━━ AVAILABLE DATA ━━
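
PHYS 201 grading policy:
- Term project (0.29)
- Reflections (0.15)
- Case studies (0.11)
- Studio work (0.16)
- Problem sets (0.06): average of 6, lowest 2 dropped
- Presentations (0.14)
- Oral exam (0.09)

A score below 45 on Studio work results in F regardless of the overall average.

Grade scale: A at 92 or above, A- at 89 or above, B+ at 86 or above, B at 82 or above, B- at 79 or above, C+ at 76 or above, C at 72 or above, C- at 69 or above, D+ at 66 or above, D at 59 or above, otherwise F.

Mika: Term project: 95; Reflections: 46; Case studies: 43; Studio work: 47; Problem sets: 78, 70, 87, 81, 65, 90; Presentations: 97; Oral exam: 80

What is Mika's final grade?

Problem sets: drop 65, 70 → average of remaining 4 = 336/4 = 84
Studio work score 47 ≥ 45: minimum met.
Weighted total:
  Term project 95 × 0.29 = 27.55
  Reflections 46 × 0.15 = 6.9
  Case studies 43 × 0.11 = 4.73
  Studio work 47 × 0.16 = 7.52
  Problem sets 84 × 0.06 = 5.04
  Presentations 97 × 0.14 = 13.58
  Oral exam 80 × 0.09 = 7.2
Sum = 72.52
72.52 is ≥ 72 and < 76 → C

C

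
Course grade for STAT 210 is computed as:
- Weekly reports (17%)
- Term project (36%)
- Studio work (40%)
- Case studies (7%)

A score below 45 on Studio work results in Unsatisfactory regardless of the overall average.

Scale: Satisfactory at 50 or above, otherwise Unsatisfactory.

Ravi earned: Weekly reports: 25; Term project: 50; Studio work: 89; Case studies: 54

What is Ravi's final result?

Studio work score 89 ≥ 45: minimum met.
Weighted total:
  Weekly reports 25 × 0.17 = 4.25
  Term project 50 × 0.36 = 18
  Studio work 89 × 0.4 = 35.6
  Case studies 54 × 0.07 = 3.78
Sum = 61.63
61.63 ≥ 50 → Satisfactory

Satisfactory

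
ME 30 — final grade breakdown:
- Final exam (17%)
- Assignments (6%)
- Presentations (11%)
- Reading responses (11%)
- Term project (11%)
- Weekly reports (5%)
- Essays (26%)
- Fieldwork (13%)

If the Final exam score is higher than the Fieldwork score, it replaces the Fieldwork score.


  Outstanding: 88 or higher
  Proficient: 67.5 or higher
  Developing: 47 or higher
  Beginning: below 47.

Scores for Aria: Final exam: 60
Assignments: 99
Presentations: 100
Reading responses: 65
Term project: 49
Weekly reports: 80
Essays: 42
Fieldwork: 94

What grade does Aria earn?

Final exam (60) ≤ Fieldwork (94), so Fieldwork stays at 94.
Weighted total:
  Final exam 60 × 0.17 = 10.2
  Assignments 99 × 0.06 = 5.94
  Presentations 100 × 0.11 = 11
  Reading responses 65 × 0.11 = 7.15
  Term project 49 × 0.11 = 5.39
  Weekly reports 80 × 0.05 = 4
  Essays 42 × 0.26 = 10.92
  Fieldwork 94 × 0.13 = 12.22
Sum = 66.82
66.82 is ≥ 47 and < 67.5 → Developing

Developing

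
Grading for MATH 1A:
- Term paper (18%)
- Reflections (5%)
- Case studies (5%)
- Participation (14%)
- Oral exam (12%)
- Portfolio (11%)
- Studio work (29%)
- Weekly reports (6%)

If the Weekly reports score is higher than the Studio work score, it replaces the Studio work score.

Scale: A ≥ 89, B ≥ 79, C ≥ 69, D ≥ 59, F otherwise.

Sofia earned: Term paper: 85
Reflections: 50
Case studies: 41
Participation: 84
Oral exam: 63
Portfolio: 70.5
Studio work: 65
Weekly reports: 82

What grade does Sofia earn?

Weekly reports (82) > Studio work (65), so Studio work counts as 82.
Weighted total:
  Term paper 85 × 0.18 = 15.3
  Reflections 50 × 0.05 = 2.5
  Case studies 41 × 0.05 = 2.05
  Participation 84 × 0.14 = 11.76
  Oral exam 63 × 0.12 = 7.56
  Portfolio 70.5 × 0.11 = 7.755
  Studio work 82 × 0.29 = 23.78
  Weekly reports 82 × 0.06 = 4.92
Sum = 75.625
75.625 is ≥ 69 and < 79 → C

C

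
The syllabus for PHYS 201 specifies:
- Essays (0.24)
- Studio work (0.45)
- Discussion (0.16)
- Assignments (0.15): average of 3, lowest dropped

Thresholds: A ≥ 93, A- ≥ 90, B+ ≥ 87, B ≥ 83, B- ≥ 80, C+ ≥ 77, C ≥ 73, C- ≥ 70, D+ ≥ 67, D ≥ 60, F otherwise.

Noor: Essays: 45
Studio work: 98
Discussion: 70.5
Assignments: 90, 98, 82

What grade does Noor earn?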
━━━
WORK TASK: Write out exactly the lines above between the line with "Grading for MATH" and the line with "If the Weekly", inclusive, and nothing beyond them.

TASK OUTPUT:
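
Grading for MATH 1A:
- Term paper (18%)
- Reflections (5%)
- Case studies (5%)
- Participation (14%)
- Oral exam (12%)
- Portfolio (11%)
- Studio work (29%)
- Weekly reports (6%)

If the Weekly reports score is higher than the Studio work score, it replaces the Studio work score.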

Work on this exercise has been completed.